#### What the exercise asks:
Go to the line containing "Question 1: After" in the records below and retype from there through the final line, exactly.

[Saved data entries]
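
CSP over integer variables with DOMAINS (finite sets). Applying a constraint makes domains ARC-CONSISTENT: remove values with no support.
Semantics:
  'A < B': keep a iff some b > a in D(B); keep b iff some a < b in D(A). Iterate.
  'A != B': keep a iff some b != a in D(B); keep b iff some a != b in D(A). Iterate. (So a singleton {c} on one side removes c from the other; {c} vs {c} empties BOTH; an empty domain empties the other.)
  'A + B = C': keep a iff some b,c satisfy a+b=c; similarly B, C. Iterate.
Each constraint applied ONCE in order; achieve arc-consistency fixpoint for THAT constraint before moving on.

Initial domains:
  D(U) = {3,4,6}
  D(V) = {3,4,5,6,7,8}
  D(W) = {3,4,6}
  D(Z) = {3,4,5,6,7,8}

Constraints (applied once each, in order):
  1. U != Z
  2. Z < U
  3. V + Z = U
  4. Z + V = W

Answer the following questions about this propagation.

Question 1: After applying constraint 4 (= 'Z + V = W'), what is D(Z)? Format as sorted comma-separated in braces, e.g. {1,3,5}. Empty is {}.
Answer: {3}

Derivation:
Constraint 1 (U != Z) on D(U)={3,4,6} D(Z)={3,4,5,6,7,8}: no change
Constraint 2 (Z < U) on D(Z)={3,4,5,6,7,8} D(U)={3,4,6}: Z {3,4,5,6,7,8}->{3,4,5}; U {3,4,6}->{4,6}
Constraint 3 (V + Z = U) on D(V)={3,4,5,6,7,8} D(Z)={3,4,5} D(U)={4,6}: V {3,4,5,6,7,8}->{3}; Z {3,4,5}->{3}; U {4,6}->{6}
Constraint 4 (Z + V = W) on D(Z)={3} D(V)={3} D(W)={3,4,6}: W {3,4,6}->{6}
So after constraint 4: D(Z) = {3}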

#### Result of the exercise:
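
Question 1: After applying constraint 4 (= 'Z + V = W'), what is D(Z)? Format as sorted comma-separated in braces, e.g. {1,3,5}. Empty is {}.
Answer: {3}

Derivation:
Constraint 1 (U != Z) on D(U)={3,4,6} D(Z)={3,4,5,6,7,8}: no change
Constraint 2 (Z < U) on D(Z)={3,4,5,6,7,8} D(U)={3,4,6}: Z {3,4,5,6,7,8}->{3,4,5}; U {3,4,6}->{4,6}
Constraint 3 (V + Z = U) on D(V)={3,4,5,6,7,8} D(Z)={3,4,5} D(U)={4,6}: V {3,4,5,6,7,8}->{3}; Z {3,4,5}->{3}; U {4,6}->{6}
Constraint 4 (Z + V = W) on D(Z)={3} D(V)={3} D(W)={3,4,6}: W {3,4,6}->{6}
So after constraint 4: D(Z) = {3}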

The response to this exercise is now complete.